**TASK DESCRIPTION:** From the records below, output exactly the lines running from the line containing "For a set of" through the line containing "A bivariate dataset gives the following sums: n = 10, Σx", and no others.

**DATA:**
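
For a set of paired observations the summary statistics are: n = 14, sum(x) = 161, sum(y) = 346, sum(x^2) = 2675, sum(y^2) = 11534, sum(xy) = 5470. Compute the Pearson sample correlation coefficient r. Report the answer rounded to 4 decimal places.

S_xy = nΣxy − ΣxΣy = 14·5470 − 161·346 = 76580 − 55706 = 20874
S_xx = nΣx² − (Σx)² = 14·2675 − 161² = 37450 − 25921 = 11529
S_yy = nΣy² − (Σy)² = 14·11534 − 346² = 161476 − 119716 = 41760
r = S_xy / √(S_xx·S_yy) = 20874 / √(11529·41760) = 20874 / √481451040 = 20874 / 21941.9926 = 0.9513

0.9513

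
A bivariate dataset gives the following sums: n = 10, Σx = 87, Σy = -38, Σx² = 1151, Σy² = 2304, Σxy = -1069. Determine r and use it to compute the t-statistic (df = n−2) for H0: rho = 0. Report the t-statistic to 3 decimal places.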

* * *

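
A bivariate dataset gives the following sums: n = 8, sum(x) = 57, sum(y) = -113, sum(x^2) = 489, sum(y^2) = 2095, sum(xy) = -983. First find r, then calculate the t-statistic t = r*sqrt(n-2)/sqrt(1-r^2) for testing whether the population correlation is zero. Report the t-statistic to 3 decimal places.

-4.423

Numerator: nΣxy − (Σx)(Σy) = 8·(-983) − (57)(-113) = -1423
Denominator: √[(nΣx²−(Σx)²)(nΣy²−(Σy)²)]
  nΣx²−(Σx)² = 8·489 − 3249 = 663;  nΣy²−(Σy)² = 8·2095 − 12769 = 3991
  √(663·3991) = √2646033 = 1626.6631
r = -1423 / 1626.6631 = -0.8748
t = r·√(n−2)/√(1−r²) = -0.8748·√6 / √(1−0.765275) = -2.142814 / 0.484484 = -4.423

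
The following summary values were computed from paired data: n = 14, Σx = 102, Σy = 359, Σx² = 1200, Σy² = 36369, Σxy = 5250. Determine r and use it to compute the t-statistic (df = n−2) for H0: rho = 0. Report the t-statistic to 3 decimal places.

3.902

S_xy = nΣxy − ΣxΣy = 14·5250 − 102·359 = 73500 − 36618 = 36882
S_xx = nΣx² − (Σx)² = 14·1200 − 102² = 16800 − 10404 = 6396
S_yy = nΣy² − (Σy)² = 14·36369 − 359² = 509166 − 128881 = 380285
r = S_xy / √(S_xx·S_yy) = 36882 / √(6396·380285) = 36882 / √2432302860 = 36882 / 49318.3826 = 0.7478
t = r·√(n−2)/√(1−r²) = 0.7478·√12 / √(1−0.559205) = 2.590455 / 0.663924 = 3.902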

**ANSWER SECTION:**
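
For a set of paired observations the summary statistics are: n = 14, sum(x) = 161, sum(y) = 346, sum(x^2) = 2675, sum(y^2) = 11534, sum(xy) = 5470. Compute the Pearson sample correlation coefficient r. Report the answer rounded to 4 decimal places.

S_xy = nΣxy − ΣxΣy = 14·5470 − 161·346 = 76580 − 55706 = 20874
S_xx = nΣx² − (Σx)² = 14·2675 − 161² = 37450 − 25921 = 11529
S_yy = nΣy² − (Σy)² = 14·11534 − 346² = 161476 − 119716 = 41760
r = S_xy / √(S_xx·S_yy) = 20874 / √(11529·41760) = 20874 / √481451040 = 20874 / 21941.9926 = 0.9513

0.9513

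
A bivariate dataset gives the following sums: n = 10, Σx = 87, Σy = -38, Σx² = 1151, Σy² = 2304, Σxy = -1069. Determine r and use it to compute the t-statistic (df = n−2) for H0: rho = 0. Report the t-statistic to 3 decimal places.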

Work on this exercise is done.